## [Task prompt]
Start at the line below containing "[-7.33, -3.0, 1.33, 5.66, 9.99]" and stop at the line containing "[8, 64, 512, 4096, 32768] -> S_i = 8*8^i". Repeat every line of that stretch exactly, and nothing outside it.

## [Records for this task]
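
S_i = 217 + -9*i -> [217, 208, 199, 190, 181]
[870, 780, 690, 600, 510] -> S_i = 870 + -90*i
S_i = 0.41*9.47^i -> [0.41, 3.88, 36.77, 348.2, 3297.49]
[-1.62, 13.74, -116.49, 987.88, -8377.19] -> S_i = -1.62*(-8.48)^i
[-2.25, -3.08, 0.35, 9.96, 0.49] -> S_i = Random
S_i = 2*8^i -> [2, 16, 128, 1024, 8192]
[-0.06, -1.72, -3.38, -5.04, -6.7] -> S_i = -0.06 + -1.66*i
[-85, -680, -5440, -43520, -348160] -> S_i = -85*8^i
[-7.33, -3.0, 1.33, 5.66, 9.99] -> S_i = -7.33 + 4.33*i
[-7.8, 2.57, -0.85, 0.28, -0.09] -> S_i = -7.80*(-0.33)^i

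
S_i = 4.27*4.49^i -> [4.27, 19.17, 86.08, 386.52, 1735.45]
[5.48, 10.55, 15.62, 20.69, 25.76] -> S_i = 5.48 + 5.07*i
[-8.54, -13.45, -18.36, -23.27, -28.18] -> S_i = -8.54 + -4.91*i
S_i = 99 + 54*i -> [99, 153, 207, 261, 315]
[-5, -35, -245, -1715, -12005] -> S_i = -5*7^i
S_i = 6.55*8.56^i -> [6.55, 56.07, 479.94, 4108.3, 35167.08]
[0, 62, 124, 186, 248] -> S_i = 0 + 62*i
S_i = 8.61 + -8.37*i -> [8.61, 0.24, -8.13, -16.5, -24.87]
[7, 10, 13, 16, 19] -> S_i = 7 + 3*i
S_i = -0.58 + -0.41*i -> [-0.58, -0.99, -1.4, -1.81, -2.22]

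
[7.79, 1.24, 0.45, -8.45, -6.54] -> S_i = Random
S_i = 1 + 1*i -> [1, 2, 3, 4, 5]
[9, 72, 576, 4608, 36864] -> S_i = 9*8^i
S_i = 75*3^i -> [75, 225, 675, 2025, 6075]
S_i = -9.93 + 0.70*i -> [-9.93, -9.23, -8.53, -7.83, -7.13]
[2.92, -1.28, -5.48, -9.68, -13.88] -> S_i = 2.92 + -4.20*i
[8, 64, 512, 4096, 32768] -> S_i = 8*8^i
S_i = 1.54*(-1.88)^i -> [1.54, -2.9, 5.44, -10.23, 19.24]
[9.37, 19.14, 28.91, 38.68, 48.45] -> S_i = 9.37 + 9.77*i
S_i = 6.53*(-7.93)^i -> [6.53, -51.78, 410.64, -3256.36, 25822.95]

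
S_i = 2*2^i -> [2, 4, 8, 16, 32]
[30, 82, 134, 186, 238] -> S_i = 30 + 52*i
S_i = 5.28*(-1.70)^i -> [5.28, -8.98, 15.26, -25.94, 44.1]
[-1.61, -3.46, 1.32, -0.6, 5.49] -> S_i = Random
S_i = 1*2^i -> [1, 2, 4, 8, 16]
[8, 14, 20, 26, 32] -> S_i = 8 + 6*i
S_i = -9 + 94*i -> [-9, 85, 179, 273, 367]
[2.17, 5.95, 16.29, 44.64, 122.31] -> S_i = 2.17*2.74^i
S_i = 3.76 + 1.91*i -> [3.76, 5.67, 7.58, 9.49, 11.4]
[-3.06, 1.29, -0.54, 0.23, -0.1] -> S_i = -3.06*(-0.42)^i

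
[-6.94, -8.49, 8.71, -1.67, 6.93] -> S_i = Random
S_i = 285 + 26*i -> [285, 311, 337, 363, 389]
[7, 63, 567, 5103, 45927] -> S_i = 7*9^i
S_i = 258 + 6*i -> [258, 264, 270, 276, 282]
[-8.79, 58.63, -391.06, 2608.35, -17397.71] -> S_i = -8.79*(-6.67)^i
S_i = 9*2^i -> [9, 18, 36, 72, 144]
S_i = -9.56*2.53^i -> [-9.56, -24.19, -61.19, -154.82, -391.69]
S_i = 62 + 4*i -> [62, 66, 70, 74, 78]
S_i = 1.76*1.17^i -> [1.76, 2.06, 2.41, 2.82, 3.3]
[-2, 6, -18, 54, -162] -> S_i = -2*-3^i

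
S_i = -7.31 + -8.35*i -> [-7.31, -15.66, -24.01, -32.36, -40.71]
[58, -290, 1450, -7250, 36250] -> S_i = 58*-5^i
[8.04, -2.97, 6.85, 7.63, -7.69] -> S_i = Random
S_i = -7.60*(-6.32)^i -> [-7.6, 48.03, -303.56, 1918.51, -12125.0]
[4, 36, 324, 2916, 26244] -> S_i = 4*9^i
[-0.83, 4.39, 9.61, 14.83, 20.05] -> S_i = -0.83 + 5.22*i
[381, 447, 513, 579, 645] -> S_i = 381 + 66*i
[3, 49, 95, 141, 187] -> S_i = 3 + 46*i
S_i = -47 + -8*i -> [-47, -55, -63, -71, -79]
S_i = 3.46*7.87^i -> [3.46, 27.23, 214.3, 1686.55, 13273.18]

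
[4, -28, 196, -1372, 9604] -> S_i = 4*-7^i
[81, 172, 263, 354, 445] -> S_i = 81 + 91*i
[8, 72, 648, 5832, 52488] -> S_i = 8*9^i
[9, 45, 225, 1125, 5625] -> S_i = 9*5^i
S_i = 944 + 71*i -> [944, 1015, 1086, 1157, 1228]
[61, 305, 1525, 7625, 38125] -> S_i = 61*5^i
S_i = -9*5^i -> [-9, -45, -225, -1125, -5625]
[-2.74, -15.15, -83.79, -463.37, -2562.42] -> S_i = -2.74*5.53^i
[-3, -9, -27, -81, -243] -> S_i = -3*3^i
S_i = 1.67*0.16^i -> [1.67, 0.27, 0.04, 0.01, 0.0]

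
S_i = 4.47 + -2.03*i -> [4.47, 2.44, 0.41, -1.62, -3.65]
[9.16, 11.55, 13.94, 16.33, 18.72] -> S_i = 9.16 + 2.39*i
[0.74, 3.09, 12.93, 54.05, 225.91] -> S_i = 0.74*4.18^i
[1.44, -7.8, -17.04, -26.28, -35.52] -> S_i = 1.44 + -9.24*i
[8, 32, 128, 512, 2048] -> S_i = 8*4^i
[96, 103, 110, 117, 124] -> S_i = 96 + 7*i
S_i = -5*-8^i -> [-5, 40, -320, 2560, -20480]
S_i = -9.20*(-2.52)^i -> [-9.2, 23.18, -58.42, 147.23, -371.01]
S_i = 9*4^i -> [9, 36, 144, 576, 2304]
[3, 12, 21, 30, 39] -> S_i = 3 + 9*i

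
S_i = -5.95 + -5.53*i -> [-5.95, -11.48, -17.01, -22.54, -28.07]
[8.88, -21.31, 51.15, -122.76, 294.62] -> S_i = 8.88*(-2.40)^i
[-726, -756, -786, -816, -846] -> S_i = -726 + -30*i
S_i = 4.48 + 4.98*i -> [4.48, 9.46, 14.44, 19.42, 24.4]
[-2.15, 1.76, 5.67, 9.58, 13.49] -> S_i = -2.15 + 3.91*i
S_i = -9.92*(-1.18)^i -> [-9.92, 11.71, -13.81, 16.3, -19.23]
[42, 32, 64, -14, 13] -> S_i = Random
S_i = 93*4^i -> [93, 372, 1488, 5952, 23808]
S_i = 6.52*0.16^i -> [6.52, 1.04, 0.17, 0.03, 0.0]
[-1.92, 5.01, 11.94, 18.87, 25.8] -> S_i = -1.92 + 6.93*i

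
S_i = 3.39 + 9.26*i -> [3.39, 12.65, 21.91, 31.17, 40.43]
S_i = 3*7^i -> [3, 21, 147, 1029, 7203]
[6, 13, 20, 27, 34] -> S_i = 6 + 7*i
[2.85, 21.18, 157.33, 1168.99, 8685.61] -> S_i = 2.85*7.43^i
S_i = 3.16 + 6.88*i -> [3.16, 10.04, 16.92, 23.8, 30.68]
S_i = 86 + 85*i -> [86, 171, 256, 341, 426]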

## [Your response]
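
[-7.33, -3.0, 1.33, 5.66, 9.99] -> S_i = -7.33 + 4.33*i
[-7.8, 2.57, -0.85, 0.28, -0.09] -> S_i = -7.80*(-0.33)^i

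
S_i = 4.27*4.49^i -> [4.27, 19.17, 86.08, 386.52, 1735.45]
[5.48, 10.55, 15.62, 20.69, 25.76] -> S_i = 5.48 + 5.07*i
[-8.54, -13.45, -18.36, -23.27, -28.18] -> S_i = -8.54 + -4.91*i
S_i = 99 + 54*i -> [99, 153, 207, 261, 315]
[-5, -35, -245, -1715, -12005] -> S_i = -5*7^i
S_i = 6.55*8.56^i -> [6.55, 56.07, 479.94, 4108.3, 35167.08]
[0, 62, 124, 186, 248] -> S_i = 0 + 62*i
S_i = 8.61 + -8.37*i -> [8.61, 0.24, -8.13, -16.5, -24.87]
[7, 10, 13, 16, 19] -> S_i = 7 + 3*i
S_i = -0.58 + -0.41*i -> [-0.58, -0.99, -1.4, -1.81, -2.22]

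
[7.79, 1.24, 0.45, -8.45, -6.54] -> S_i = Random
S_i = 1 + 1*i -> [1, 2, 3, 4, 5]
[9, 72, 576, 4608, 36864] -> S_i = 9*8^i
S_i = 75*3^i -> [75, 225, 675, 2025, 6075]
S_i = -9.93 + 0.70*i -> [-9.93, -9.23, -8.53, -7.83, -7.13]
[2.92, -1.28, -5.48, -9.68, -13.88] -> S_i = 2.92 + -4.20*i
[8, 64, 512, 4096, 32768] -> S_i = 8*8^i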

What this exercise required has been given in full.